To do:
Show each line from the records below in which the word "mills" occurs.

━━━━

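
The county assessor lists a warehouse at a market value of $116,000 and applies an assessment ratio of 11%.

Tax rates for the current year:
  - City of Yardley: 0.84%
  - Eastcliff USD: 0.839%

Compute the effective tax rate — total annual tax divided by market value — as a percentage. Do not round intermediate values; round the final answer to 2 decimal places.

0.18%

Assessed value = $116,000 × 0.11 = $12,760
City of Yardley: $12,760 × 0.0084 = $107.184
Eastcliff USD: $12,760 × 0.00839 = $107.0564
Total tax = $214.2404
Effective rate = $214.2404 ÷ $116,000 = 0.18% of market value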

━━━━

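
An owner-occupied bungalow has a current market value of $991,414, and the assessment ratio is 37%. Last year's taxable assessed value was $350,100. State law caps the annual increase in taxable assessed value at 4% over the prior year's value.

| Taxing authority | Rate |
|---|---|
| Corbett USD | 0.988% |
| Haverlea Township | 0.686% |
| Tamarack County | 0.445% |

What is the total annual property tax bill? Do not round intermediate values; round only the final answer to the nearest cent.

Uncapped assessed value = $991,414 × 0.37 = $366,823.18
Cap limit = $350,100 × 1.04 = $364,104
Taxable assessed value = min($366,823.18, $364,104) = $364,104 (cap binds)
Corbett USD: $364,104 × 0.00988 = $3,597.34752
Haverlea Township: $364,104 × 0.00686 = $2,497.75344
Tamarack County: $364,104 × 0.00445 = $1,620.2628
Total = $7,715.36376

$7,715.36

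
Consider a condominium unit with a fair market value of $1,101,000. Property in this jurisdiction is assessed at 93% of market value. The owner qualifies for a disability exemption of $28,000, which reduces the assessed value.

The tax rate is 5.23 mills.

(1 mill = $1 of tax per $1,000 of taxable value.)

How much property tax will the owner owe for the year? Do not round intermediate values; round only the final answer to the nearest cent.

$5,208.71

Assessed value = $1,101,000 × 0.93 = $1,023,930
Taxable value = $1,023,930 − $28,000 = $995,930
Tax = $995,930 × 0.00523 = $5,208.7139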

━━━━

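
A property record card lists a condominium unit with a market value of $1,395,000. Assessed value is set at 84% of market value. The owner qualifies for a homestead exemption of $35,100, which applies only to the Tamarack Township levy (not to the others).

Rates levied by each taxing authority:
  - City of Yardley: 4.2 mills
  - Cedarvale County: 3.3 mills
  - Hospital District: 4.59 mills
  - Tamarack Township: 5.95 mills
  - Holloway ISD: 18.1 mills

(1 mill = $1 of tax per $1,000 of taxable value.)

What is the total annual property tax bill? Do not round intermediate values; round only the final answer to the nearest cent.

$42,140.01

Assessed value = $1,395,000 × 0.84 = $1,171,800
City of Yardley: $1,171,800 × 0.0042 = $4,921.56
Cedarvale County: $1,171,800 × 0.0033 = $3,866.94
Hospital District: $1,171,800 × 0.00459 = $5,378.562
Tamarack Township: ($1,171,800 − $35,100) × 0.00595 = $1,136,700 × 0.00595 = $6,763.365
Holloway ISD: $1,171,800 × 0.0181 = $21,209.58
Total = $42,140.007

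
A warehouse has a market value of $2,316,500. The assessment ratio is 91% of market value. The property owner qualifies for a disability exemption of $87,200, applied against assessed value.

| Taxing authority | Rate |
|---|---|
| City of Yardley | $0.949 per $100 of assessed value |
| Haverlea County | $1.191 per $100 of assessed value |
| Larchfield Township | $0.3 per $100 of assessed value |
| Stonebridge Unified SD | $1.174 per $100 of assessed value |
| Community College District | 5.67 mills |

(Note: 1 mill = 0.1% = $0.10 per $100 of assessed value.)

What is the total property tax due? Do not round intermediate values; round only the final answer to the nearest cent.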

━━━━

Answer for the task:
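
The tax rate is 5.23 mills.
  - City of Yardley: 4.2 mills
  - Cedarvale County: 3.3 mills
  - Hospital District: 4.59 mills
  - Tamarack Township: 5.95 mills
  - Holloway ISD: 18.1 mills
| Community College District | 5.67 mills |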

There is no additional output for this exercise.